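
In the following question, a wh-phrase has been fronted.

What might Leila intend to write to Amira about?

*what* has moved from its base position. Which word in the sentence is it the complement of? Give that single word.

about

Pre-movement form: Leila might intend to write to Amira about what.
'what' functions as the object of the preposition 'about'. Wh-movement fronts it, leaving a gap right after 'about':
What might Leila intend to write to Amira about ___?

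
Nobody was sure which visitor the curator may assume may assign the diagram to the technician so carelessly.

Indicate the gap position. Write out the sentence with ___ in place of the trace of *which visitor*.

Before movement: The curator may assume which visitor may assign the diagram to the technician so carelessly.
The filler 'which visitor' is interpreted as the subject of the clause embedded under 'assume'. The gap is right after 'assume'.

Nobody was sure which visitor the curator may assume ___ may assign the diagram to the technician so carelessly.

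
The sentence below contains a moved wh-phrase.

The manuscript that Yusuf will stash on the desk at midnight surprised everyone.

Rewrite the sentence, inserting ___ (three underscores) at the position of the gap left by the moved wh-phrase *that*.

The manuscript that Yusuf will stash ___ on the desk at midnight surprised everyone.

'that' is the direct object of 'stash'. The gap is right after 'stash'.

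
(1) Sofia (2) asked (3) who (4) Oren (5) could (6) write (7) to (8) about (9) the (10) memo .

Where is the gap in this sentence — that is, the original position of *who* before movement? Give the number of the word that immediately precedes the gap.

Before movement: Oren could write to who about the memo.
'who' functions as the object of the preposition 'to'. It moves to the left edge, and the trace sits right after 'to':
Sofia asked who Oren could write to ___ about the memo.
'to' is word 7.

7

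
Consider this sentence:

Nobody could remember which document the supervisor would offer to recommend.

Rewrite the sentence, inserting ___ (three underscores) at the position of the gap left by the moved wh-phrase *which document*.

Nobody could remember which document the supervisor would offer to recommend ___.

In situ: The supervisor would offer to recommend which document.
'which document' is the direct object of 'recommend'. The gap is right after 'recommend'.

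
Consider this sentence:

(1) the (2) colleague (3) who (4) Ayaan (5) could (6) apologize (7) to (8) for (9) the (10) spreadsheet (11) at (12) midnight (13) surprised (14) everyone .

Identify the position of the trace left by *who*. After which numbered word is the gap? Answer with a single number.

'who' functions as the object of the preposition 'to'. Fronting leaves a gap immediately after 'to':
The colleague who Ayaan could apologize to ___ for the spreadsheet at midnight surprised everyone.
'to' is word 7.

7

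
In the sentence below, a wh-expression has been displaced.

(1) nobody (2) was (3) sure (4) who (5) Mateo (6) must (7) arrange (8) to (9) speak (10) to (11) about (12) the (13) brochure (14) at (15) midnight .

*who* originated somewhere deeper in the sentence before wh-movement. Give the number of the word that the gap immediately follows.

10

Pre-movement form: Mateo must arrange to speak to who about the brochure at midnight.
The filler 'who' is interpreted as the object of the preposition 'to'. It moves to the left edge, and the trace sits right after 'to':
Nobody was sure who Mateo must arrange to speak to ___ about the brochure at midnight.
'to' is word 10.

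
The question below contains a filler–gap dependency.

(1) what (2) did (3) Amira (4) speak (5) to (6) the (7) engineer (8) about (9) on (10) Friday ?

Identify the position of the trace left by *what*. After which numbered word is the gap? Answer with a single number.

Underlying clause: Amira did speak to the engineer about what on Friday.
The filler 'what' is interpreted as the object of the preposition 'about'. It moves to the left edge, and the trace sits right after 'about':
What did Amira speak to the engineer about ___ on Friday?
'about' is word 8.

8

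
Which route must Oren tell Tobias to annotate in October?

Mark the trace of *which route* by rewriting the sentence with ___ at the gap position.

Which route must Oren tell Tobias to annotate ___ in October?

Before movement: Oren must tell Tobias to annotate which route in October.
The filler 'which route' is interpreted as the direct object of 'annotate'. The gap is right after 'annotate'.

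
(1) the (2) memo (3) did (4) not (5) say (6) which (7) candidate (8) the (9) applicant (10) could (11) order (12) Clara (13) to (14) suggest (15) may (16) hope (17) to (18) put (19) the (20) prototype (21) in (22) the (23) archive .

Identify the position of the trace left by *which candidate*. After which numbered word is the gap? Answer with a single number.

In situ: The applicant could order Clara to suggest which candidate may hope to put the prototype in the archive.
'which candidate' is the subject of the clause embedded under 'suggest'. Wh-movement fronts it, leaving a gap right after 'suggest':
The memo did not say which candidate the applicant could order Clara to suggest ___ may hope to put the prototype in the archive.
'suggest' is word 14.

14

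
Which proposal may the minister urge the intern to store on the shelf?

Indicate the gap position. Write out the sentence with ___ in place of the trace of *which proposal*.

Which proposal may the minister urge the intern to store ___ on the shelf?

Before movement: The minister may urge the intern to store which proposal on the shelf.
'which proposal' functions as the direct object of 'store'. The gap is right after 'store'.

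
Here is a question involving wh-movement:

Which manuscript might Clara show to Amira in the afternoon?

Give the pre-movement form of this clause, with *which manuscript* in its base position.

'which manuscript' is the direct object of 'show'. Wh-movement fronts it, leaving a gap right after 'show':
Which manuscript might Clara show ___ to Amira in the afternoon?

Clara might show which manuscript to Amira in the afternoon.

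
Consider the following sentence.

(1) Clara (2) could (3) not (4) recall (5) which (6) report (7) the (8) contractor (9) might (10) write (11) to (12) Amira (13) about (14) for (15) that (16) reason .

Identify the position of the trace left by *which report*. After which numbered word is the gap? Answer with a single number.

13

Before movement: The contractor might write to Amira about which report for that reason.
'which report' is the object of the preposition 'about'. Fronting leaves a gap immediately after 'about':
Clara could not recall which report the contractor might write to Amira about ___ for that reason.
'about' is word 13.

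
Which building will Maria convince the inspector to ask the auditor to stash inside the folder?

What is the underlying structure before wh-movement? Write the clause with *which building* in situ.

'which building' is the direct object of 'stash'. Wh-movement fronts it, leaving a gap right after 'stash':
Which building will Maria convince the inspector to ask the auditor to stash ___ inside the folder?

Maria will convince the inspector to ask the auditor to stash which building inside the folder.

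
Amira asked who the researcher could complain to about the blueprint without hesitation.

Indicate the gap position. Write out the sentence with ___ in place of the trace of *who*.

Amira asked who the researcher could complain to ___ about the blueprint without hesitation.

Pre-movement form: The researcher could complain to who about the blueprint without hesitation.
'who' is the object of the preposition 'to'. The gap is right after 'to'.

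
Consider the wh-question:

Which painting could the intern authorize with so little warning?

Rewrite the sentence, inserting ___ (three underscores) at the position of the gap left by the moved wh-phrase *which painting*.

Pre-movement form: The intern could authorize which painting with so little warning.
The filler 'which painting' is interpreted as the direct object of 'authorize'. The gap is right after 'authorize'.

Which painting could the intern authorize ___ with so little warning?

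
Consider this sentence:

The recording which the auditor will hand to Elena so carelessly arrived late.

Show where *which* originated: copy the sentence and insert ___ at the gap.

The recording which the auditor will hand ___ to Elena so carelessly arrived late.

The filler 'which' is interpreted as the direct object of 'hand'. The gap is right after 'hand'.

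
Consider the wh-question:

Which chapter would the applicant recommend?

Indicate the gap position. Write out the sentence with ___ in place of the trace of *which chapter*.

Which chapter would the applicant recommend ___?

Pre-movement form: The applicant would recommend which chapter.
'which chapter' is the direct object of 'recommend'. The gap is right after 'recommend'.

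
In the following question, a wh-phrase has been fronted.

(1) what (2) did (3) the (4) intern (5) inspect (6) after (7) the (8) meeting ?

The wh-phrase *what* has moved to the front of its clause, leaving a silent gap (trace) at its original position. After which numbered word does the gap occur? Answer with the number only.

Pre-movement form: The intern did inspect what after the meeting.
'what' is the direct object of 'inspect'. It moves to the left edge, and the trace sits right after 'inspect':
What did the intern inspect ___ after the meeting?
'inspect' is word 5.

5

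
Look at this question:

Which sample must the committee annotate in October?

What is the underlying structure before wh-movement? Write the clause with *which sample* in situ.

The committee must annotate which sample in October.

The filler 'which sample' is interpreted as the direct object of 'annotate'. Wh-movement fronts it, leaving a gap right after 'annotate':
Which sample must the committee annotate ___ in October?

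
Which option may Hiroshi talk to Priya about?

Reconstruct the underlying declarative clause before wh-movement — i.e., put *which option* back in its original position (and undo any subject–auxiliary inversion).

'which option' is the object of the preposition 'about'. Wh-movement fronts it, leaving a gap right after 'about':
Which option may Hiroshi talk to Priya about ___?

Hiroshi may talk to Priya about which option.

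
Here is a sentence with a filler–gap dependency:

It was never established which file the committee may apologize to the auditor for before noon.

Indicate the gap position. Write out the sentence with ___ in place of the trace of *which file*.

It was never established which file the committee may apologize to the auditor for ___ before noon.

In situ: The committee may apologize to the auditor for which file before noon.
'which file' functions as the object of the preposition 'for'. The gap is right after 'for'.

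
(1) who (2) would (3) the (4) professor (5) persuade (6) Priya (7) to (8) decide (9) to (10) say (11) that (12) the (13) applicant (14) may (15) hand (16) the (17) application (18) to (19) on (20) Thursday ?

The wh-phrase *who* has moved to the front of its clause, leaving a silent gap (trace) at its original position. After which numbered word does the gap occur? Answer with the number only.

18

Pre-movement form: The professor would persuade Priya to decide to say that the applicant may hand the application to who on Thursday.
The filler 'who' is interpreted as the object of the preposition 'to' (recipient of 'hand'). It moves to the left edge, and the trace sits right after 'to':
Who would the professor persuade Priya to decide to say that the applicant may hand the application to ___ on Thursday?
'to' is word 18.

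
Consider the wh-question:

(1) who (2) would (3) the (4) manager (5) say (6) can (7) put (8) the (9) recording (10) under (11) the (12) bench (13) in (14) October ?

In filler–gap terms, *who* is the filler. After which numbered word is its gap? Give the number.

Before movement: The manager would say who can put the recording under the bench in October.
'who' is the subject of the clause embedded under 'say'. Wh-movement fronts it, leaving a gap right after 'say':
Who would the manager say ___ can put the recording under the bench in October?
'say' is word 5.

5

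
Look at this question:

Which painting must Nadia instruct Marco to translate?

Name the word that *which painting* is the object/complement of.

translate

Underlying clause: Nadia must instruct Marco to translate which painting.
The filler 'which painting' is interpreted as the direct object of 'translate'. Wh-movement fronts it, leaving a gap right after 'translate':
Which painting must Nadia instruct Marco to translate ___?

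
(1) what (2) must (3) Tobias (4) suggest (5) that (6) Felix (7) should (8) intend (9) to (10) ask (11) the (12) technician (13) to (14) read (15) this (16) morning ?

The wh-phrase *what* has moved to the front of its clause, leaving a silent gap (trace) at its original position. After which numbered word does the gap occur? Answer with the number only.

Before movement: Tobias must suggest that Felix should intend to ask the technician to read what this morning.
'what' is the direct object of 'read'. It moves to the left edge, and the trace sits right after 'read':
What must Tobias suggest that Felix should intend to ask the technician to read ___ this morning?
'read' is word 14.

14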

◆ **Problem to work on**
Of the lines above, show those in which "dependency" appears.

◆ **Task output**
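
The question below contains a filler–gap dependency.
Here is a sentence with a filler–gap dependency: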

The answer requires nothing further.